START RECORDS SUPPLIED

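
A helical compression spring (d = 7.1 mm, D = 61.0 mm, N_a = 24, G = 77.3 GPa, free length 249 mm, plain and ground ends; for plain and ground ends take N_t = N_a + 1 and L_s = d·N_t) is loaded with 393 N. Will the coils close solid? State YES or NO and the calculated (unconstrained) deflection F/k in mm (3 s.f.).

YES, δ = 87.2 mm

k = Gd⁴/(8D³N_a) = (77.3×10³)(7.1⁴)/(8·61.0³·24) = 4.5074 N/mm
N_t = 25; L_s = 7.1·25 = 177.5 mm; δ_solid = L₀ − L_s = 249 − 177.5 = 71.5 mm
δ = F/k = 393/4.5074 = 87.191 mm
δ ≥ δ_solid → spring goes solid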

END RECORDS SUPPLIED

> PROMPT:
The full data, transcribed without change, is the expected answer.

> PROBLEM SOLUTION:
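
A helical compression spring (d = 7.1 mm, D = 61.0 mm, N_a = 24, G = 77.3 GPa, free length 249 mm, plain and ground ends; for plain and ground ends take N_t = N_a + 1 and L_s = d·N_t) is loaded with 393 N. Will the coils close solid? State YES or NO and the calculated (unconstrained) deflection F/k in mm (3 s.f.).

YES, δ = 87.2 mm

k = Gd⁴/(8D³N_a) = (77.3×10³)(7.1⁴)/(8·61.0³·24) = 4.5074 N/mm
N_t = 25; L_s = 7.1·25 = 177.5 mm; δ_solid = L₀ − L_s = 249 − 177.5 = 71.5 mm
δ = F/k = 393/4.5074 = 87.191 mm
δ ≥ δ_solid → spring goes solid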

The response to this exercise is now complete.